What to do:
An exact reproduction of all entries is required.

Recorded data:
..............................
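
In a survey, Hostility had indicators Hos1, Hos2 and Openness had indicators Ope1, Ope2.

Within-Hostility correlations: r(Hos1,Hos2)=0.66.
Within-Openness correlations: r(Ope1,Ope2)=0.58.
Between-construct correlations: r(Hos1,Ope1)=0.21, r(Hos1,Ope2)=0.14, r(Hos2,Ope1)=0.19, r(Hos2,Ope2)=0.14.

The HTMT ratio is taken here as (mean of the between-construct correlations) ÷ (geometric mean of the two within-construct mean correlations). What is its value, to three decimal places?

0.275

Between-construct mean = 0.68/4 = 0.1700.
Mean within-Hos = 0.66/1 = 0.6600; mean within-Ope = 0.58/1 = 0.5800.
Geometric mean = √(0.6600 × 0.5800) = 0.6187.
HTMT = 0.1700 / 0.6187 = 0.275.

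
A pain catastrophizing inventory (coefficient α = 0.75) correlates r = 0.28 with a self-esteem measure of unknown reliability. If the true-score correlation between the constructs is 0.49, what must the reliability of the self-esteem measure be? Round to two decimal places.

r_true = r_obs / √(r_xx · r_yy) ⇒ 0.49 = 0.28 / √(0.75 · r_yy).
√(0.75 · r_yy) = 0.28 / 0.49 = 0.5714; 0.75 · r_yy = 0.3265; r_yy = 0.3265 / 0.75 ≈ 0.44.

0.44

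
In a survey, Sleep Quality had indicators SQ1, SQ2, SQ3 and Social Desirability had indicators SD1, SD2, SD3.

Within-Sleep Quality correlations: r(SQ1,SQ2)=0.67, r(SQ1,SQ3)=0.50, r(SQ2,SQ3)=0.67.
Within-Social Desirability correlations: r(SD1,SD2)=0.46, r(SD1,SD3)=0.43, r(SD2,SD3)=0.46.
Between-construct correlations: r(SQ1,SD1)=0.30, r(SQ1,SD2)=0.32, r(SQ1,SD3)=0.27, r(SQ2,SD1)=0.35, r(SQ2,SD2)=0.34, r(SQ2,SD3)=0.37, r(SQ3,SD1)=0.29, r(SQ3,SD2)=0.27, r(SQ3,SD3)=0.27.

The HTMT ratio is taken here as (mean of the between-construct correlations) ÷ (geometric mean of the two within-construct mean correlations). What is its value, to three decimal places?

Mean between = 2.78/9 = 0.3089.
Mean within-SQ = 1.84/3 = 0.6133; mean within-SD = 1.35/3 = 0.4500.
Geometric mean = √(0.6133 × 0.4500) = 0.5253.
HTMT = 0.3089 / 0.5253 = 0.588.

0.588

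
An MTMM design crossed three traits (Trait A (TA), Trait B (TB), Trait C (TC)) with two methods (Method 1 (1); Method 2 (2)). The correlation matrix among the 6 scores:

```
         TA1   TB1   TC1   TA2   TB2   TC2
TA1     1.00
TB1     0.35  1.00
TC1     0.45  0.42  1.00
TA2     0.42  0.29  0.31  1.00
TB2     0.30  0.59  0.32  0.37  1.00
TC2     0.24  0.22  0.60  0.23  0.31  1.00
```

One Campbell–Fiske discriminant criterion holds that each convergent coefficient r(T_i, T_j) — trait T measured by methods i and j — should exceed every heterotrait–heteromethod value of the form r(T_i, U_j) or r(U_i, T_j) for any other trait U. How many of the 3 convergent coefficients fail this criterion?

Convergent coefficients and their comparison sets:
TA (methods 1·2): 0.42 vs {0.30, 0.29, 0.24, 0.31} → pass.
TB (methods 1·2): 0.59 vs {0.29, 0.30, 0.22, 0.32} → pass.
TC (methods 1·2): 0.60 vs {0.31, 0.24, 0.32, 0.22} → pass.
0 of 3 fail.

0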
..............................
Task solution:
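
In a survey, Hostility had indicators Hos1, Hos2 and Openness had indicators Ope1, Ope2.

Within-Hostility correlations: r(Hos1,Hos2)=0.66.
Within-Openness correlations: r(Ope1,Ope2)=0.58.
Between-construct correlations: r(Hos1,Ope1)=0.21, r(Hos1,Ope2)=0.14, r(Hos2,Ope1)=0.19, r(Hos2,Ope2)=0.14.

The HTMT ratio is taken here as (mean of the between-construct correlations) ÷ (geometric mean of the two within-construct mean correlations). What is its value, to three decimal places?

0.275

Between-construct mean = 0.68/4 = 0.1700.
Mean within-Hos = 0.66/1 = 0.6600; mean within-Ope = 0.58/1 = 0.5800.
Geometric mean = √(0.6600 × 0.5800) = 0.6187.
HTMT = 0.1700 / 0.6187 = 0.275.

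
A pain catastrophizing inventory (coefficient α = 0.75) correlates r = 0.28 with a self-esteem measure of unknown reliability. If the true-score correlation between the constructs is 0.49, what must the reliability of the self-esteem measure be? Round to two decimal places.

r_true = r_obs / √(r_xx · r_yy) ⇒ 0.49 = 0.28 / √(0.75 · r_yy).
√(0.75 · r_yy) = 0.28 / 0.49 = 0.5714; 0.75 · r_yy = 0.3265; r_yy = 0.3265 / 0.75 ≈ 0.44.

0.44

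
In a survey, Sleep Quality had indicators SQ1, SQ2, SQ3 and Social Desirability had indicators SD1, SD2, SD3.

Within-Sleep Quality correlations: r(SQ1,SQ2)=0.67, r(SQ1,SQ3)=0.50, r(SQ2,SQ3)=0.67.
Within-Social Desirability correlations: r(SD1,SD2)=0.46, r(SD1,SD3)=0.43, r(SD2,SD3)=0.46.
Between-construct correlations: r(SQ1,SD1)=0.30, r(SQ1,SD2)=0.32, r(SQ1,SD3)=0.27, r(SQ2,SD1)=0.35, r(SQ2,SD2)=0.34, r(SQ2,SD3)=0.37, r(SQ3,SD1)=0.29, r(SQ3,SD2)=0.27, r(SQ3,SD3)=0.27.

The HTMT ratio is taken here as (mean of the between-construct correlations) ÷ (geometric mean of the two within-construct mean correlations). What is its value, to three decimal places?

Mean between = 2.78/9 = 0.3089.
Mean within-SQ = 1.84/3 = 0.6133; mean within-SD = 1.35/3 = 0.4500.
Geometric mean = √(0.6133 × 0.4500) = 0.5253.
HTMT = 0.3089 / 0.5253 = 0.588.

0.588

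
An MTMM design crossed three traits (Trait A (TA), Trait B (TB), Trait C (TC)) with two methods (Method 1 (1); Method 2 (2)). The correlation matrix among the 6 scores:

```
         TA1   TB1   TC1   TA2   TB2   TC2
TA1     1.00
TB1     0.35  1.00
TC1     0.45  0.42  1.00
TA2     0.42  0.29  0.31  1.00
TB2     0.30  0.59  0.32  0.37  1.00
TC2     0.24  0.22  0.60  0.23  0.31  1.00
```

One Campbell–Fiske discriminant criterion holds that each convergent coefficient r(T_i, T_j) — trait T measured by methods i and j — should exceed every heterotrait–heteromethod value of the form r(T_i, U_j) or r(U_i, T_j) for any other trait U. How many of the 3 convergent coefficients fail this criterion?

Convergent coefficients and their comparison sets:
TA (methods 1·2): 0.42 vs {0.30, 0.29, 0.24, 0.31} → pass.
TB (methods 1·2): 0.59 vs {0.29, 0.30, 0.22, 0.32} → pass.
TC (methods 1·2): 0.60 vs {0.31, 0.24, 0.32, 0.22} → pass.
0 of 3 fail.

0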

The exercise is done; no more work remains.